**HOW TO COMPLETE THIS TASK**
Write each entry out again exactly, with nothing omitted.

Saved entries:
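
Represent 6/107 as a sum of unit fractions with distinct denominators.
1/18 + 1/1926

Greedy algorithm:
6/107: ceiling(107/6) = 18, use 1/18
1/1926: ceiling(1926/1) = 1926, use 1/1926
Result: 6/107 = 1/18 + 1/1926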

**SOLVED EXERCISE**
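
Represent 6/107 as a sum of unit fractions with distinct denominators.
1/18 + 1/1926

Greedy algorithm:
6/107: ceiling(107/6) = 18, use 1/18
1/1926: ceiling(1926/1) = 1926, use 1/1926
Result: 6/107 = 1/18 + 1/1926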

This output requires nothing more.